**What you are asked to do**
Copy the lines exactly. Begin at the first line of the data and stop after the line with "Answer: 450/753961061 ≈ 5.9685e-7".
··· Supplied material ···
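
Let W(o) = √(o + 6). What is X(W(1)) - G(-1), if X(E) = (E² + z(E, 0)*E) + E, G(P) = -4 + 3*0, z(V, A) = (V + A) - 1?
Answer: 18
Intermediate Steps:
z(V, A) = -1 + A + V (z(V, A) = (A + V) - 1 = -1 + A + V)
G(P) = -4 (G(P) = -4 + 0 = -4)
W(o) = √(6 + o)
X(E) = E + E² + E*(-1 + E) (X(E) = (E² + (-1 + 0 + E)*E) + E = (E² + (-1 + E)*E) + E = (E² + E*(-1 + E)) + E = E + E² + E*(-1 + E))
X(W(1)) - G(-1) = 2*(√(6 + 1))² - 1*(-4) = 2*(√7)² + 4 = 2*7 + 4 = 14 + 4 = 18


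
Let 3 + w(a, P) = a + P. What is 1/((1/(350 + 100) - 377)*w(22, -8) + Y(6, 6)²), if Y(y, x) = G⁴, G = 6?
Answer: 450/753961061 ≈ 5.9685e-7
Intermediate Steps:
w(a, P) = -3 + P + a (w(a, P) = -3 + (a + P) = -3 + (P + a) = -3 + P + a)
Y(y, x) = 1296 (Y(y, x) = 6⁴ = 1296)
1/((1/(350 + 100) - 377)*w(22, -8) + Y(6, 6)²) = 1/((1/(350 + 100) - 377)*(-3 - 8 + 22) + 1296²) = 1/((1/450 - 377)*11 + 1679616) = 1/(-169649/450*11 + 1679616) = 1/(-1866139/450 + 1679616) = 1/(753961061/450) = 450/753961061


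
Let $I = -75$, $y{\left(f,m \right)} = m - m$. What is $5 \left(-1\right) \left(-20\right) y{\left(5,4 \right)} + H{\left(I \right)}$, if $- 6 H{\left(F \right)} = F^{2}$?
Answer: $- \frac{1875}{2} \approx -937.5$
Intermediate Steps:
$y{\left(f,m \right)} = 0$
$H{\left(F \right)} = - \frac{F^{2}}{6}$
$5 \left(-1\right) \left(-20\right) y{\left(5,4 \right)} + H{\left(I \right)} = 5 \left(-1\right) \left(-20\right) 0 - \frac{\left(-75\right)^{2}}{6} = \left(-5\right) \left(-20\right) 0 - \frac{1875}{2} = 100 \cdot 0 - \frac{1875}{2} = 0 - \frac{1875}{2} = - \frac{1875}{2}$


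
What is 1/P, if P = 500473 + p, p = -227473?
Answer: 1/273000 ≈ 3.6630e-6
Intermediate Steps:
P = 273000 (P = 500473 - 227473 = 273000)
1/P = 1/273000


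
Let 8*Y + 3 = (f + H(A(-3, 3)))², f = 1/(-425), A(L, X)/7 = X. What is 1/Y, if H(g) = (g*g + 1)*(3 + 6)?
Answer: 722500/1429146749663 ≈ 5.0555e-7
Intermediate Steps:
A(L, X) = 7*X
H(g) = 9 + 9*g² (H(g) = (g² + 1)*9 = (1 + g²)*9 = 9 + 9*g²)
f = -1/425 ≈ -0.0023529
Y = 1429146749663/722500 (Y = -3/8 + (-1/425 + (9 + 9*(7*3)²))²/8 = -3/8 + (-1/425 + (9 + 9*21²))²/8 = -3/8 + (-1/425 + (9 + 9*441))²/8 = -3/8 + (-1/425 + (9 + 3969))²/8 = -3/8 + (-1/425 + 3978)²/8 = -3/8 + (1690649/425)²/8 = -3/8 + (⅛)*(2858294041201/180625) = -3/8 + 2858294041201/1445000 = 1429146749663/722500 ≈ 1.9781e+6)
1/Y = 1/(1429146749663/722500) = 722500/1429146749663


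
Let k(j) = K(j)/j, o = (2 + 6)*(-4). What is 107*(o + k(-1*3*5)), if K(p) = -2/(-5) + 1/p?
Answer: -154187/45 ≈ -3426.4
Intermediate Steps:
K(p) = 2/5 + 1/p (K(p) = -2*(-1/5) + 1/p = 2/5 + 1/p)
o = -32 (o = 8*(-4) = -32)
k(j) = (2/5 + 1/j)/j
107*(o + k(-1*3*5)) = 107*(-32 + (5 + 2*(-1*3*5))/(5*(-1*3*5)**2)) = 107*(-32 + (5 + 2*(-3*5))/(5*(-3*5)**2)) = 107*(-32 + (1/5)*(5 + 2*(-15))/(-15)**2) = 107*(-32 + (1/5)*(1/225)*(5 - 30)) = 107*(-32 + (1/5)*(1/225)*(-25)) = 107*(-32 - 1/45) = 107*(-1441/45) = -154187/45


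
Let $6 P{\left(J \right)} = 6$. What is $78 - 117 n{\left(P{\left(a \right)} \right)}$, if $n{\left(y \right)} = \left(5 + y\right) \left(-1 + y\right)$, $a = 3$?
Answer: $78$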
···
**Solution**
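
Let W(o) = √(o + 6). What is X(W(1)) - G(-1), if X(E) = (E² + z(E, 0)*E) + E, G(P) = -4 + 3*0, z(V, A) = (V + A) - 1?
Answer: 18
Intermediate Steps:
z(V, A) = -1 + A + V (z(V, A) = (A + V) - 1 = -1 + A + V)
G(P) = -4 (G(P) = -4 + 0 = -4)
W(o) = √(6 + o)
X(E) = E + E² + E*(-1 + E) (X(E) = (E² + (-1 + 0 + E)*E) + E = (E² + (-1 + E)*E) + E = (E² + E*(-1 + E)) + E = E + E² + E*(-1 + E))
X(W(1)) - G(-1) = 2*(√(6 + 1))² - 1*(-4) = 2*(√7)² + 4 = 2*7 + 4 = 14 + 4 = 18


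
Let 3 + w(a, P) = a + P. What is 1/((1/(350 + 100) - 377)*w(22, -8) + Y(6, 6)²), if Y(y, x) = G⁴, G = 6?
Answer: 450/753961061 ≈ 5.9685e-7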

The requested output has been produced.